■ **Exercise requirements**
The response should contain only those lines of the entries below that include the string "Consider".

■ **Provided information**
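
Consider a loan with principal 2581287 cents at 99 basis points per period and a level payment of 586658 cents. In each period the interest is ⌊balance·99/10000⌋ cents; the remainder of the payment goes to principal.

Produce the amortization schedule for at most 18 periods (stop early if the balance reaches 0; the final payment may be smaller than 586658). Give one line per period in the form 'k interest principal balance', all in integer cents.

1. interest=⌊2581287·99/10000⌋=25554; principal=586658-25554=561104; balance=2581287-561104=2020183
2. interest=⌊2020183·99/10000⌋=19999; principal=586658-19999=566659; balance=2020183-566659=1453524
3. interest=⌊1453524·99/10000⌋=14389; principal=586658-14389=572269; balance=1453524-572269=881255
4. interest=⌊881255·99/10000⌋=8724; principal=586658-8724=577934; balance=881255-577934=303321
5. interest=⌊303321·99/10000⌋=3002; principal=min(586658-3002,303321)=303321; balance=303321-303321=0

1 25554 561104 2020183
2 19999 566659 1453524
3 14389 572269 881255
4 8724 577934 303321
5 3002 303321 0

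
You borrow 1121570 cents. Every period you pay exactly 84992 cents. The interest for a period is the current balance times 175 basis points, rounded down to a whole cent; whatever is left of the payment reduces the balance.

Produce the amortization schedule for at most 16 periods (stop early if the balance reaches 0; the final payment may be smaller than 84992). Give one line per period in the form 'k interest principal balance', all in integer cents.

1. interest=⌊1121570·175/10000⌋=19627; principal=84992-19627=65365; balance=1121570-65365=1056205
2. interest=⌊1056205·175/10000⌋=18483; principal=84992-18483=66509; balance=1056205-66509=989696
3. interest=⌊989696·175/10000⌋=17319; principal=84992-17319=67673; balance=989696-67673=922023
4. interest=⌊922023·175/10000⌋=16135; principal=84992-16135=68857; balance=922023-68857=853166
5. interest=⌊853166·175/10000⌋=14930; principal=84992-14930=70062; balance=853166-70062=783104
6. interest=⌊783104·175/10000⌋=13704; principal=84992-13704=71288; balance=783104-71288=711816
7. interest=⌊711816·175/10000⌋=12456; principal=84992-12456=72536; balance=711816-72536=639280
8. interest=⌊639280·175/10000⌋=11187; principal=84992-11187=73805; balance=639280-73805=565475
9. interest=⌊565475·175/10000⌋=9895; principal=84992-9895=75097; balance=565475-75097=490378
10. interest=⌊490378·175/10000⌋=8581; principal=84992-8581=76411; balance=490378-76411=413967
11. interest=⌊413967·175/10000⌋=7244; principal=84992-7244=77748; balance=413967-77748=336219
12. interest=⌊336219·175/10000⌋=5883; principal=84992-5883=79109; balance=336219-79109=257110
13. interest=⌊257110·175/10000⌋=4499; principal=84992-4499=80493; balance=257110-80493=176617
14. interest=⌊176617·175/10000⌋=3090; principal=84992-3090=81902; balance=176617-81902=94715
15. interest=⌊94715·175/10000⌋=1657; principal=84992-1657=83335; balance=94715-83335=11380
16. interest=⌊11380·175/10000⌋=199; principal=min(84992-199,11380)=11380; balance=11380-11380=0

1 19627 65365 1056205
2 18483 66509 989696
3 17319 67673 922023
4 16135 68857 853166
5 14930 70062 783104
6 13704 71288 711816
7 12456 72536 639280
8 11187 73805 565475
9 9895 75097 490378
10 8581 76411 413967
11 7244 77748 336219
12 5883 79109 257110
13 4499 80493 176617
14 3090 81902 94715
15 1657 83335 11380
16 199 11380 0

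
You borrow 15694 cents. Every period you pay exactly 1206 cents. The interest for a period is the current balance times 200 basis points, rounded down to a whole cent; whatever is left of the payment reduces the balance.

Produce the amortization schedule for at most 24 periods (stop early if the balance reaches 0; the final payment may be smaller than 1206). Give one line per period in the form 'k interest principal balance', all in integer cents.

1. interest=⌊15694·200/10000⌋=313; principal=1206-313=893; balance=15694-893=14801
2. interest=⌊14801·200/10000⌋=296; principal=1206-296=910; balance=14801-910=13891
3. interest=⌊13891·200/10000⌋=277; principal=1206-277=929; balance=13891-929=12962
4. interest=⌊12962·200/10000⌋=259; principal=1206-259=947; balance=12962-947=12015
5. interest=⌊12015·200/10000⌋=240; principal=1206-240=966; balance=12015-966=11049
6. interest=⌊11049·200/10000⌋=220; principal=1206-220=986; balance=11049-986=10063
7. interest=⌊10063·200/10000⌋=201; principal=1206-201=1005; balance=10063-1005=9058
8. interest=⌊9058·200/10000⌋=181; principal=1206-181=1025; balance=9058-1025=8033
9. interest=⌊8033·200/10000⌋=160; principal=1206-160=1046; balance=8033-1046=6987
10. interest=⌊6987·200/10000⌋=139; principal=1206-139=1067; balance=6987-1067=5920
11. interest=⌊5920·200/10000⌋=118; principal=1206-118=1088; balance=5920-1088=4832
12. interest=⌊4832·200/10000⌋=96; principal=1206-96=1110; balance=4832-1110=3722
13. interest=⌊3722·200/10000⌋=74; principal=1206-74=1132; balance=3722-1132=2590
14. interest=⌊2590·200/10000⌋=51; principal=1206-51=1155; balance=2590-1155=1435
15. interest=⌊1435·200/10000⌋=28; principal=1206-28=1178; balance=1435-1178=257
16. interest=⌊257·200/10000⌋=5; principal=min(1206-5,257)=257; balance=257-257=0

1 313 893 14801
2 296 910 13891
3 277 929 12962
4 259 947 12015
5 240 966 11049
6 220 986 10063
7 201 1005 9058
8 181 1025 8033
9 160 1046 6987
10 139 1067 5920
11 118 1088 4832
12 96 1110 3722
13 74 1132 2590
14 51 1155 1435
15 28 1178 257
16 5 257 0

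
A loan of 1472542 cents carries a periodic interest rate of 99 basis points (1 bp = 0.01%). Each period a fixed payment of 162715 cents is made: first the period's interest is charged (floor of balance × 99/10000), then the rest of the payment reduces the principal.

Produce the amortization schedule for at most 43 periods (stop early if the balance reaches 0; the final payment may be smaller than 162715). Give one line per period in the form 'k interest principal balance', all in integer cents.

1. interest=⌊1472542·99/10000⌋=14578; principal=162715-14578=148137; balance=1472542-148137=1324405
2. interest=⌊1324405·99/10000⌋=13111; principal=162715-13111=149604; balance=1324405-149604=1174801
3. interest=⌊1174801·99/10000⌋=11630; principal=162715-11630=151085; balance=1174801-151085=1023716
4. interest=⌊1023716·99/10000⌋=10134; principal=162715-10134=152581; balance=1023716-152581=871135
5. interest=⌊871135·99/10000⌋=8624; principal=162715-8624=154091; balance=871135-154091=717044
6. interest=⌊717044·99/10000⌋=7098; principal=162715-7098=155617; balance=717044-155617=561427
7. interest=⌊561427·99/10000⌋=5558; principal=162715-5558=157157; balance=561427-157157=404270
8. interest=⌊404270·99/10000⌋=4002; principal=162715-4002=158713; balance=404270-158713=245557
9. interest=⌊245557·99/10000⌋=2431; principal=162715-2431=160284; balance=245557-160284=85273
10. interest=⌊85273·99/10000⌋=844; principal=min(162715-844,85273)=85273; balance=85273-85273=0

1 14578 148137 1324405
2 13111 149604 1174801
3 11630 151085 1023716
4 10134 152581 871135
5 8624 154091 717044
6 7098 155617 561427
7 5558 157157 404270
8 4002 158713 245557
9 2431 160284 85273
10 844 85273 0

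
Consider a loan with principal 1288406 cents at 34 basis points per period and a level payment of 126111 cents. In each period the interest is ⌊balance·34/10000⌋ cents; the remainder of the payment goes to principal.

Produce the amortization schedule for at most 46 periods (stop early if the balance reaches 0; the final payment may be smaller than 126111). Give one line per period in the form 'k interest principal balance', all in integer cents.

1 4380 121731 1166675
2 3966 122145 1044530
3 3551 122560 921970
4 3134 122977 798993
5 2716 123395 675598
6 2297 123814 551784
7 1876 124235 427549
8 1453 124658 302891
9 1029 125082 177809
10 604 125507 52302
11 177 52302 0

1. interest=⌊1288406·34/10000⌋=4380; principal=126111-4380=121731; balance=1288406-121731=1166675
2. interest=⌊1166675·34/10000⌋=3966; principal=126111-3966=122145; balance=1166675-122145=1044530
3. interest=⌊1044530·34/10000⌋=3551; principal=126111-3551=122560; balance=1044530-122560=921970
4. interest=⌊921970·34/10000⌋=3134; principal=126111-3134=122977; balance=921970-122977=798993
5. interest=⌊798993·34/10000⌋=2716; principal=126111-2716=123395; balance=798993-123395=675598
6. interest=⌊675598·34/10000⌋=2297; principal=126111-2297=123814; balance=675598-123814=551784
7. interest=⌊551784·34/10000⌋=1876; principal=126111-1876=124235; balance=551784-124235=427549
8. interest=⌊427549·34/10000⌋=1453; principal=126111-1453=124658; balance=427549-124658=302891
9. interest=⌊302891·34/10000⌋=1029; principal=126111-1029=125082; balance=302891-125082=177809
10. interest=⌊177809·34/10000⌋=604; principal=126111-604=125507; balance=177809-125507=52302
11. interest=⌊52302·34/10000⌋=177; principal=min(126111-177,52302)=52302; balance=52302-52302=0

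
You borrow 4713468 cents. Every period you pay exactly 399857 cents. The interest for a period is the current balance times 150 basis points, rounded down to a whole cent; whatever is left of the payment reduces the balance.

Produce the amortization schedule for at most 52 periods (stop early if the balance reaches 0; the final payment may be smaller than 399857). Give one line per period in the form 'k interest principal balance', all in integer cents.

1. interest=⌊4713468·150/10000⌋=70702; principal=399857-70702=329155; balance=4713468-329155=4384313
2. interest=⌊4384313·150/10000⌋=65764; principal=399857-65764=334093; balance=4384313-334093=4050220
3. interest=⌊4050220·150/10000⌋=60753; principal=399857-60753=339104; balance=4050220-339104=3711116
4. interest=⌊3711116·150/10000⌋=55666; principal=399857-55666=344191; balance=3711116-344191=3366925
5. interest=⌊3366925·150/10000⌋=50503; principal=399857-50503=349354; balance=3366925-349354=3017571
6. interest=⌊3017571·150/10000⌋=45263; principal=399857-45263=354594; balance=3017571-354594=2662977
7. interest=⌊2662977·150/10000⌋=39944; principal=399857-39944=359913; balance=2662977-359913=2303064
8. interest=⌊2303064·150/10000⌋=34545; principal=399857-34545=365312; balance=2303064-365312=1937752
9. interest=⌊1937752·150/10000⌋=29066; principal=399857-29066=370791; balance=1937752-370791=1566961
10. interest=⌊1566961·150/10000⌋=23504; principal=399857-23504=376353; balance=1566961-376353=1190608
11. interest=⌊1190608·150/10000⌋=17859; principal=399857-17859=381998; balance=1190608-381998=808610
12. interest=⌊808610·150/10000⌋=12129; principal=399857-12129=387728; balance=808610-387728=420882
13. interest=⌊420882·150/10000⌋=6313; principal=399857-6313=393544; balance=420882-393544=27338
14. interest=⌊27338·150/10000⌋=410; principal=min(399857-410,27338)=27338; balance=27338-27338=0

1 70702 329155 4384313
2 65764 334093 4050220
3 60753 339104 3711116
4 55666 344191 3366925
5 50503 349354 3017571
6 45263 354594 2662977
7 39944 359913 2303064
8 34545 365312 1937752
9 29066 370791 1566961
10 23504 376353 1190608
11 17859 381998 808610
12 12129 387728 420882
13 6313 393544 27338
14 410 27338 0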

■ **Solution to this problem**
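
Consider a loan with principal 2581287 cents at 99 basis points per period and a level payment of 586658 cents. In each period the interest is ⌊balance·99/10000⌋ cents; the remainder of the payment goes to principal.
Consider a loan with principal 1288406 cents at 34 basis points per period and a level payment of 126111 cents. In each period the interest is ⌊balance·34/10000⌋ cents; the remainder of the payment goes to principal.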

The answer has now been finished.